*What to do:* Keeping every line intact, repeat the data word for word.

*Records for this exercise:*

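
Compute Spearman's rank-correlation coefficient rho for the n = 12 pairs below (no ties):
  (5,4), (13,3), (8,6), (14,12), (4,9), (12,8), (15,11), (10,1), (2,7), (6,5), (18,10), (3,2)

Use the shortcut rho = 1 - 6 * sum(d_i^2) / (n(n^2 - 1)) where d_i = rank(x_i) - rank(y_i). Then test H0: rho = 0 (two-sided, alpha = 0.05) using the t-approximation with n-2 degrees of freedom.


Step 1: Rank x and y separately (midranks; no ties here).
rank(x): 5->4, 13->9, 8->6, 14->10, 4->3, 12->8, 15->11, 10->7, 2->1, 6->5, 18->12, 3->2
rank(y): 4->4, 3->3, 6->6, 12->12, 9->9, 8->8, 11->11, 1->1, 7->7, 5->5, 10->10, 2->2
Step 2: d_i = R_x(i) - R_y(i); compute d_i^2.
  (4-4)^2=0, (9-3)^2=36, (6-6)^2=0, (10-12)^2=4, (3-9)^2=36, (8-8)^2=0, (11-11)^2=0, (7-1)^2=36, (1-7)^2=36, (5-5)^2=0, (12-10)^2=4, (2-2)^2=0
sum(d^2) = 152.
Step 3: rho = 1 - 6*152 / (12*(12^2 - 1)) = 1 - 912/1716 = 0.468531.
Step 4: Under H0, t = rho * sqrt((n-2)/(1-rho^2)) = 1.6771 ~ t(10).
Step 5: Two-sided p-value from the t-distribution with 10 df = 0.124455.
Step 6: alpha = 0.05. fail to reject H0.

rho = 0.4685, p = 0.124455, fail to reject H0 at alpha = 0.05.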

*Solution:*
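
Compute Spearman's rank-correlation coefficient rho for the n = 12 pairs below (no ties):
  (5,4), (13,3), (8,6), (14,12), (4,9), (12,8), (15,11), (10,1), (2,7), (6,5), (18,10), (3,2)

Use the shortcut rho = 1 - 6 * sum(d_i^2) / (n(n^2 - 1)) where d_i = rank(x_i) - rank(y_i). Then test H0: rho = 0 (two-sided, alpha = 0.05) using the t-approximation with n-2 degrees of freedom.


Step 1: Rank x and y separately (midranks; no ties here).
rank(x): 5->4, 13->9, 8->6, 14->10, 4->3, 12->8, 15->11, 10->7, 2->1, 6->5, 18->12, 3->2
rank(y): 4->4, 3->3, 6->6, 12->12, 9->9, 8->8, 11->11, 1->1, 7->7, 5->5, 10->10, 2->2
Step 2: d_i = R_x(i) - R_y(i); compute d_i^2.
  (4-4)^2=0, (9-3)^2=36, (6-6)^2=0, (10-12)^2=4, (3-9)^2=36, (8-8)^2=0, (11-11)^2=0, (7-1)^2=36, (1-7)^2=36, (5-5)^2=0, (12-10)^2=4, (2-2)^2=0
sum(d^2) = 152.
Step 3: rho = 1 - 6*152 / (12*(12^2 - 1)) = 1 - 912/1716 = 0.468531.
Step 4: Under H0, t = rho * sqrt((n-2)/(1-rho^2)) = 1.6771 ~ t(10).
Step 5: Two-sided p-value from the t-distribution with 10 df = 0.124455.
Step 6: alpha = 0.05. fail to reject H0.

rho = 0.4685, p = 0.124455, fail to reject H0 at alpha = 0.05.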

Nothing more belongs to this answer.